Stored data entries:
────────────────────

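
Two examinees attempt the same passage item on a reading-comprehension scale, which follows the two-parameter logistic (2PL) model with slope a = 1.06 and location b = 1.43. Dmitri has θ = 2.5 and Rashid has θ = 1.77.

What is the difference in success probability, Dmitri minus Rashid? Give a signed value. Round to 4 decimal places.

P(θ) = 1 / (1 + exp(−a(θ − b)))
P(Dmitri) = 0.7566  [exponent 1.1342]
P(Rashid) = 0.5891  [exponent 0.3604]
Difference = 0.7566 − 0.5891 = 0.1675

0.1675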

────────────────────

__Assigned task__:
Your task is to restate, word for word, the line with "What is the" and all lines after it, ending with the last line of the data.

__Answer__:
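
What is the difference in success probability, Dmitri minus Rashid? Give a signed value. Round to 4 decimal places.

P(θ) = 1 / (1 + exp(−a(θ − b)))
P(Dmitri) = 0.7566  [exponent 1.1342]
P(Rashid) = 0.5891  [exponent 0.3604]
Difference = 0.7566 − 0.5891 = 0.1675

0.1675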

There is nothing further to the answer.